## Data under study
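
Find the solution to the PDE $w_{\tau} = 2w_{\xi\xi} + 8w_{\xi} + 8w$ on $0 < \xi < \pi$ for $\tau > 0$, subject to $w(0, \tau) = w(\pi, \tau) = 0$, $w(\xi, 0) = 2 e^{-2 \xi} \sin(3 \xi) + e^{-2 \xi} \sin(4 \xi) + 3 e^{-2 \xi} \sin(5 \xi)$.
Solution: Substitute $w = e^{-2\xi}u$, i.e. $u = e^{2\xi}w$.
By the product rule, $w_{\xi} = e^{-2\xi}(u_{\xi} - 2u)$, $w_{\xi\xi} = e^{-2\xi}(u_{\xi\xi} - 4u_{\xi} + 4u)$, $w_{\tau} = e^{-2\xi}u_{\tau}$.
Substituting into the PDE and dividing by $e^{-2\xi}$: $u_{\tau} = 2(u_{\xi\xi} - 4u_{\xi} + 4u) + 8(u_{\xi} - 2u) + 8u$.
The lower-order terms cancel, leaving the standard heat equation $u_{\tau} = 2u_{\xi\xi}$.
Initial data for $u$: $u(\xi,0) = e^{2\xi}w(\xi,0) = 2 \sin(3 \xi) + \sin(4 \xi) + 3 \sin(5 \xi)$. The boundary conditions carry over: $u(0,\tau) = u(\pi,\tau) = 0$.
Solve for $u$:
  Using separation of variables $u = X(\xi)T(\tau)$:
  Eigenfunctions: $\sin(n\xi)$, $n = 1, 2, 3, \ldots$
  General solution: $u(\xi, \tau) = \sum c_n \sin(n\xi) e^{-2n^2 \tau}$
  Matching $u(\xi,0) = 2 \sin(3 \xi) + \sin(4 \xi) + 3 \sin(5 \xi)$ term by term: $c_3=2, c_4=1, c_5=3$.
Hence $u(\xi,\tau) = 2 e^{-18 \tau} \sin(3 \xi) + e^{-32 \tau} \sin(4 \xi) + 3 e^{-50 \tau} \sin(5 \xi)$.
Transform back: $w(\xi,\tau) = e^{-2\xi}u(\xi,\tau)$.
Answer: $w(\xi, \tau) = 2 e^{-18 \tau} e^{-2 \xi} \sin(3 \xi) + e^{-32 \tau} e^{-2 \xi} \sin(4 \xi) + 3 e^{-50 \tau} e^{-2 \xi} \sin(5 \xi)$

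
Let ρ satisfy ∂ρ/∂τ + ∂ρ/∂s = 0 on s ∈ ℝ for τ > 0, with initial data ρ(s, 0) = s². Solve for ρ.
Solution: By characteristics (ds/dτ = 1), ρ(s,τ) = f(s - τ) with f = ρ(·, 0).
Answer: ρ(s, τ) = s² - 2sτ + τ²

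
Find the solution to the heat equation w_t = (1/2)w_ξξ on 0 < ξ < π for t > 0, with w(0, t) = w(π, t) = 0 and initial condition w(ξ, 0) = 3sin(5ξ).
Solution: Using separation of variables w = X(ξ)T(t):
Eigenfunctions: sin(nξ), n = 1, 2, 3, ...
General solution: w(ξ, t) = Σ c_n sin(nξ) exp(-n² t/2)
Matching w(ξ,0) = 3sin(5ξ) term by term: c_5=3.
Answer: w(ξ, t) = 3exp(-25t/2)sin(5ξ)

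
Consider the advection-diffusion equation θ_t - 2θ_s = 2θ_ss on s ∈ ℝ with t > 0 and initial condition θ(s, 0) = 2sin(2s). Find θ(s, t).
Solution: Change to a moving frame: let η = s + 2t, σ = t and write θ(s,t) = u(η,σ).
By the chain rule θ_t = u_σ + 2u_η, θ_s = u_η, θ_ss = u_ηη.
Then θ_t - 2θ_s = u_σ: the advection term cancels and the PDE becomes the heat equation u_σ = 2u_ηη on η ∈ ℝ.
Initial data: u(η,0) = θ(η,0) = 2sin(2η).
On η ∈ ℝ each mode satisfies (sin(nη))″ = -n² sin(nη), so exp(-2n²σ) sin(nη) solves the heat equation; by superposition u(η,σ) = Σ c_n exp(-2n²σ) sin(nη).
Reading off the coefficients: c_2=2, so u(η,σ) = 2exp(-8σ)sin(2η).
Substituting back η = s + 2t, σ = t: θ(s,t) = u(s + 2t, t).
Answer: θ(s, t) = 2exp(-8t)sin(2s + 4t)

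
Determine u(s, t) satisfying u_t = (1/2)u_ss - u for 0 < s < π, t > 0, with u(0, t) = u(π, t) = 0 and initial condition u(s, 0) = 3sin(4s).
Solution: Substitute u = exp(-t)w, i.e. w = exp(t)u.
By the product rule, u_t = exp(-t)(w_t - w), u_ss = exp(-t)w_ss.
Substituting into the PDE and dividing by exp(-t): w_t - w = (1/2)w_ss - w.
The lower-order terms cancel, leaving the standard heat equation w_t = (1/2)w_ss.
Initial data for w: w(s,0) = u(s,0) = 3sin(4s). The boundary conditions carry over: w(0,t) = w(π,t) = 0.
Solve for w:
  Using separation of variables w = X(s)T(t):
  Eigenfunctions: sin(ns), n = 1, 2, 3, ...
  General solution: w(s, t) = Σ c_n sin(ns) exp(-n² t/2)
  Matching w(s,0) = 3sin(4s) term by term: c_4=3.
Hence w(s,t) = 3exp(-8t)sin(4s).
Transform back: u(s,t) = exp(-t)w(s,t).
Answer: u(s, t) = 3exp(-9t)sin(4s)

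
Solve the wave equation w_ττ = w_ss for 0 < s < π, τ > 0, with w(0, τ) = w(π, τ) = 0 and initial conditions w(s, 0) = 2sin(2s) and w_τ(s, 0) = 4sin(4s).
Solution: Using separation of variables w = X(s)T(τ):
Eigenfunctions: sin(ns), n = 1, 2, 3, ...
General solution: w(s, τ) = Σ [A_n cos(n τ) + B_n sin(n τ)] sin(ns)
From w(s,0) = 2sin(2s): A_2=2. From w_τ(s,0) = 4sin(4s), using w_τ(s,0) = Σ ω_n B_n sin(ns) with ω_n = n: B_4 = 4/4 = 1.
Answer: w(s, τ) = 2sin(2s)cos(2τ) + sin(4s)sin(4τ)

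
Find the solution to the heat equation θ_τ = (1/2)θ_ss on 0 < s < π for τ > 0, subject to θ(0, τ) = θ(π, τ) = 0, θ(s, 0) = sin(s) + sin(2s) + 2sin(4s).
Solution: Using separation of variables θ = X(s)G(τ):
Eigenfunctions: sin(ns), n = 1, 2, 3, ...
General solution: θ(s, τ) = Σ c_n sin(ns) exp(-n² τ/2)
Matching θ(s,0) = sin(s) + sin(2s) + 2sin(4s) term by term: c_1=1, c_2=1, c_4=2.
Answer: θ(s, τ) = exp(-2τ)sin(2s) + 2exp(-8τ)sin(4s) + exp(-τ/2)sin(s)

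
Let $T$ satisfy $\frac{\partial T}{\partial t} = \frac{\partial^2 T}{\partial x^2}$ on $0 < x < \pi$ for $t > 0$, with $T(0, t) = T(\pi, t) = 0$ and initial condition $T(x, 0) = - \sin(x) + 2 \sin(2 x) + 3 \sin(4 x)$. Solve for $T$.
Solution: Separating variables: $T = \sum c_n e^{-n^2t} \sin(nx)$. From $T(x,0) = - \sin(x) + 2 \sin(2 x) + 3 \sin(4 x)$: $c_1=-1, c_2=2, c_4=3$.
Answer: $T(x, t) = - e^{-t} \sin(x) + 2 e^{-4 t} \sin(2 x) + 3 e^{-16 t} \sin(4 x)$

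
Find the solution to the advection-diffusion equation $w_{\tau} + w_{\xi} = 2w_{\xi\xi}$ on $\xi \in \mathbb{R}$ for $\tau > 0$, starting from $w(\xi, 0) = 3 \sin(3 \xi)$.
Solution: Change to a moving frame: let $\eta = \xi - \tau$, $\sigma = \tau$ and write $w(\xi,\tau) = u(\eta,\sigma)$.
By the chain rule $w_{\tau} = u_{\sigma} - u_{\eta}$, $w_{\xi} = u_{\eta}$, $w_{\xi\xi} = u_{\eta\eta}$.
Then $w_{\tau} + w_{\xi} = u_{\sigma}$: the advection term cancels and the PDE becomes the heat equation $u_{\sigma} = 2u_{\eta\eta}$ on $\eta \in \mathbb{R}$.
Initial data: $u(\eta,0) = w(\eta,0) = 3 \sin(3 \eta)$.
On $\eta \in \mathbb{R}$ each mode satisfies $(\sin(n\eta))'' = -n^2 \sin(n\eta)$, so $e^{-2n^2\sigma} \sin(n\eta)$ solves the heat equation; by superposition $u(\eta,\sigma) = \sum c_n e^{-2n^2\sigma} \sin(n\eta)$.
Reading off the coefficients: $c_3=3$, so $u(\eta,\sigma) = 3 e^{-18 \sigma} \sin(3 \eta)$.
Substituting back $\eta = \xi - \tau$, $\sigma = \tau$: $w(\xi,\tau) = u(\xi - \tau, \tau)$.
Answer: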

--

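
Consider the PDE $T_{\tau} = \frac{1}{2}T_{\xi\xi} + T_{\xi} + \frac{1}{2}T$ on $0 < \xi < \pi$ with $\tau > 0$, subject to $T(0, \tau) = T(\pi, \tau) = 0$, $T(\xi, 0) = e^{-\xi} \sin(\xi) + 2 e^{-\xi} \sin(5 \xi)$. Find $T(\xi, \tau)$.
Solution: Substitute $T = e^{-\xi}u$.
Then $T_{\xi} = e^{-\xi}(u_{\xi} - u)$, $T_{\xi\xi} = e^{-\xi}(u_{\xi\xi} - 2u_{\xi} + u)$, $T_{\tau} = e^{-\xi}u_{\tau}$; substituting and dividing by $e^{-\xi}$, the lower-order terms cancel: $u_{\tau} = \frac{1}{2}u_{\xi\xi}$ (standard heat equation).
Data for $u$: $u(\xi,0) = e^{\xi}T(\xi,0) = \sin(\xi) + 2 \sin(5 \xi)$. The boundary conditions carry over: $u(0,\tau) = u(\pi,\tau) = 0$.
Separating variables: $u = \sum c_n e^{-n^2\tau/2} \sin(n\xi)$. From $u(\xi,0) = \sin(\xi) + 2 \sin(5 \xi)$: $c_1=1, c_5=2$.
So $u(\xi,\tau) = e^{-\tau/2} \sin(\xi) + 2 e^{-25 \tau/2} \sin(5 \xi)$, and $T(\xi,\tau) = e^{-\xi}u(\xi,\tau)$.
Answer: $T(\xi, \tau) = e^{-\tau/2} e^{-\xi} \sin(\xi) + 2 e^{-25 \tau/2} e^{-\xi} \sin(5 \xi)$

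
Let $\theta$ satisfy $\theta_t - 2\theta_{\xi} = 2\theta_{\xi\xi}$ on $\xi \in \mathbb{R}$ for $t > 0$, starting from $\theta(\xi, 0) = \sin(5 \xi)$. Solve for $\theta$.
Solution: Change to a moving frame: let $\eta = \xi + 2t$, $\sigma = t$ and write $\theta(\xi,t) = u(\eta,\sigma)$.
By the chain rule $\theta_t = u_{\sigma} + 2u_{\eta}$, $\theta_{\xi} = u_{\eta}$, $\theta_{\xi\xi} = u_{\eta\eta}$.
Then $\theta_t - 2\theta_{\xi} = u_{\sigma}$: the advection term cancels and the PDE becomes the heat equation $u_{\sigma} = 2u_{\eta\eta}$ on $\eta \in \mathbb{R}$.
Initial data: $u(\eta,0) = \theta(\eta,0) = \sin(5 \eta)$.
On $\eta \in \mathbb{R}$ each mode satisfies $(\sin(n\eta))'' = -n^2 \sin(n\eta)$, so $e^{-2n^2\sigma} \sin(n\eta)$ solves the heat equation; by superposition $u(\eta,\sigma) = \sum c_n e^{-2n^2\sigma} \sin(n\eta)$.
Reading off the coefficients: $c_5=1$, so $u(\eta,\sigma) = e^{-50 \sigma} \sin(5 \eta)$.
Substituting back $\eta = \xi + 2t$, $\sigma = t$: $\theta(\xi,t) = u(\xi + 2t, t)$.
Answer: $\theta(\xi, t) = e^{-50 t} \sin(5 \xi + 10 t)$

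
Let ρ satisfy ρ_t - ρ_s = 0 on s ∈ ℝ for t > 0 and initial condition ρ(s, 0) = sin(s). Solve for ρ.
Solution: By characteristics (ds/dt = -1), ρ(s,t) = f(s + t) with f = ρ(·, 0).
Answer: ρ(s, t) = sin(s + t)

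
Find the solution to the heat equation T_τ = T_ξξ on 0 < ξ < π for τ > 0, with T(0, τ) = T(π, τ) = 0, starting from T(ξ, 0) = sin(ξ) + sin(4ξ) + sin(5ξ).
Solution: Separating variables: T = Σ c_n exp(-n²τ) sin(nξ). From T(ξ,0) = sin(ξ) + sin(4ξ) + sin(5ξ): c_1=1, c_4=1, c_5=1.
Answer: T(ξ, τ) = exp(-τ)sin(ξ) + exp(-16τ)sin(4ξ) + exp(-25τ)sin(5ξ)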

## What you should do
The lines that mention the word "starting" should be pulled from the records above.

## Exercise response
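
Find the solution to the advection-diffusion equation $w_{\tau} + w_{\xi} = 2w_{\xi\xi}$ on $\xi \in \mathbb{R}$ for $\tau > 0$, starting from $w(\xi, 0) = 3 \sin(3 \xi)$.
Let $\theta$ satisfy $\theta_t - 2\theta_{\xi} = 2\theta_{\xi\xi}$ on $\xi \in \mathbb{R}$ for $t > 0$, starting from $\theta(\xi, 0) = \sin(5 \xi)$. Solve for $\theta$.
Find the solution to the heat equation T_τ = T_ξξ on 0 < ξ < π for τ > 0, with T(0, τ) = T(π, τ) = 0, starting from T(ξ, 0) = sin(ξ) + sin(4ξ) + sin(5ξ).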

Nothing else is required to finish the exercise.